• _Data to process_
▬▬▬

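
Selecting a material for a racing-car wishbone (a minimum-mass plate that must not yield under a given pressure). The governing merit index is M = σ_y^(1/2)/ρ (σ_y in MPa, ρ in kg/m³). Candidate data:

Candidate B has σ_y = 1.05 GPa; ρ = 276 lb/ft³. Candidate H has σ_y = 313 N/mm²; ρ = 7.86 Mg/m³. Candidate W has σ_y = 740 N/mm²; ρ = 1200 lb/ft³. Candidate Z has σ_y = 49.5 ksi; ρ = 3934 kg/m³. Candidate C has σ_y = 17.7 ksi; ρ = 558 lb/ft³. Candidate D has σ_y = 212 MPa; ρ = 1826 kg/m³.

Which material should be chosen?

candidate D

In SI units:
  candidate B: σ_y = 1050 MPa, ρ = 4421 kg/m³
  candidate H: σ_y = 313.0 MPa, ρ = 7860 kg/m³
  candidate W: σ_y = 740.0 MPa, ρ = 19220 kg/m³
  candidate Z: σ_y = 341.3 MPa, ρ = 3934 kg/m³
  candidate C: σ_y = 122.0 MPa, ρ = 8938 kg/m³
  candidate D: σ_y = 212.0 MPa, ρ = 1826 kg/m³
  candidate D: M = 7.97×10⁻³
  candidate B: M = 7.33×10⁻³
  candidate Z: M = 4.70×10⁻³
  candidate H: M = 2.25×10⁻³
  candidate W: M = 1.42×10⁻³
  candidate C: M = 1.24×10⁻³
Highest index: candidate D.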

▬▬▬

• _Exercise details_
Return the full listing. Leave every word as it stands.

• _Completed exercise_
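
Selecting a material for a racing-car wishbone (a minimum-mass plate that must not yield under a given pressure). The governing merit index is M = σ_y^(1/2)/ρ (σ_y in MPa, ρ in kg/m³). Candidate data:

Candidate B has σ_y = 1.05 GPa; ρ = 276 lb/ft³. Candidate H has σ_y = 313 N/mm²; ρ = 7.86 Mg/m³. Candidate W has σ_y = 740 N/mm²; ρ = 1200 lb/ft³. Candidate Z has σ_y = 49.5 ksi; ρ = 3934 kg/m³. Candidate C has σ_y = 17.7 ksi; ρ = 558 lb/ft³. Candidate D has σ_y = 212 MPa; ρ = 1826 kg/m³.

Which material should be chosen?

candidate D

In SI units:
  candidate B: σ_y = 1050 MPa, ρ = 4421 kg/m³
  candidate H: σ_y = 313.0 MPa, ρ = 7860 kg/m³
  candidate W: σ_y = 740.0 MPa, ρ = 19220 kg/m³
  candidate Z: σ_y = 341.3 MPa, ρ = 3934 kg/m³
  candidate C: σ_y = 122.0 MPa, ρ = 8938 kg/m³
  candidate D: σ_y = 212.0 MPa, ρ = 1826 kg/m³
  candidate D: M = 7.97×10⁻³
  candidate B: M = 7.33×10⁻³
  candidate Z: M = 4.70×10⁻³
  candidate H: M = 2.25×10⁻³
  candidate W: M = 1.42×10⁻³
  candidate C: M = 1.24×10⁻³
Highest index: candidate D.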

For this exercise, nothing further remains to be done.